WORK REQUIRED - If a line of the records contains the string "entries", copy it out.

AVAILABLE RECORDS -
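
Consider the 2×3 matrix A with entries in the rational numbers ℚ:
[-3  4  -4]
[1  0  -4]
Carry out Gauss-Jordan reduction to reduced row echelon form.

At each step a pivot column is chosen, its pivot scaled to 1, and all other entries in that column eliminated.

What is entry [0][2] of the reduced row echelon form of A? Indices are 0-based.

step 1: normalize row 0 (÷-3) = (1, -4/3, 4/3)
  row 1: subtract 1×row0 = (0, 4/3, -16/3)
step 2: normalize row 1 (÷4/3) = (0, 1, -4)
  row 0: subtract -4/3×row1 = (1, 0, -4)

M[0][2] = -4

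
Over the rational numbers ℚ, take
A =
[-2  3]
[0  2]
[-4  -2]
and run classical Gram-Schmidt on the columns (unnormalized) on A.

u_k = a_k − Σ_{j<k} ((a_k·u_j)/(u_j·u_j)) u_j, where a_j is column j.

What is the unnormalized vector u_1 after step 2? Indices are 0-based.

u_1 = (16/5, 2, -8/5)

Step 1: u_0 = a_0 = (-2, 0, -4).
Step 2: u_1 = a_1 − (1/10)·u_0 = (16/5, 2, -8/5).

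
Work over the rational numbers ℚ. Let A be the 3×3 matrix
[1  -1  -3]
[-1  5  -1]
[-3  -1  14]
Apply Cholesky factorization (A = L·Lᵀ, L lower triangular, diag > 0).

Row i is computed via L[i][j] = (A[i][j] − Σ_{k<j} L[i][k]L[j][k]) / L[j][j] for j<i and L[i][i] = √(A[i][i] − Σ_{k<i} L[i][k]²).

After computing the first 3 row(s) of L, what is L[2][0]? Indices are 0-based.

Step 1: L[0][0] = √(1) = 1.
  L[1][0] = (-1) / L[0][0] = -1.
Step 2: L[1][1] = √(4) = 2.
  L[2][0] = (-3) / L[0][0] = -3.
  L[2][1] = (-4) / L[1][1] = -2.
Step 3: L[2][2] = √(1) = 1.

L[2][0] = -3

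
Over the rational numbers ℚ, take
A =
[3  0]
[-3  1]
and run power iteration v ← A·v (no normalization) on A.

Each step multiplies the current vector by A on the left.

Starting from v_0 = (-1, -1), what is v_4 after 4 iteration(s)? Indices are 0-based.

v_0 = (-1, -1).
v_1 = A·v_0 = (-3, 2).
v_2 = A·v_1 = (-9, 11).
v_3 = A·v_2 = (-27, 38).
v_4 = A·v_3 = (-81, 119).

v_4 = (-81, 119)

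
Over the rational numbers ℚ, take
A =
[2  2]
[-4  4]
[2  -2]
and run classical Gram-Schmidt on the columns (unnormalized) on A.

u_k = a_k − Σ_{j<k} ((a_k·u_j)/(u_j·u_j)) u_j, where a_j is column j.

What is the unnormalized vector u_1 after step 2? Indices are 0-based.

u_1 = (10/3, 4/3, -2/3)

Step 1: u_0 = a_0 = (2, -4, 2).
Step 2: u_1 = a_1 − (-2/3)·u_0 = (10/3, 4/3, -2/3).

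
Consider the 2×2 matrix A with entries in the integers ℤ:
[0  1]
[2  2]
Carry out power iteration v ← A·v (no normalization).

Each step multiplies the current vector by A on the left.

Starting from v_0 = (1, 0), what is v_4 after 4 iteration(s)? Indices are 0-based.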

TASK OUTPUT -
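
Consider the 2×3 matrix A with entries in the rational numbers ℚ:
At each step a pivot column is chosen, its pivot scaled to 1, and all other entries in that column eliminated.
Consider the 2×2 matrix A with entries in the integers ℤ: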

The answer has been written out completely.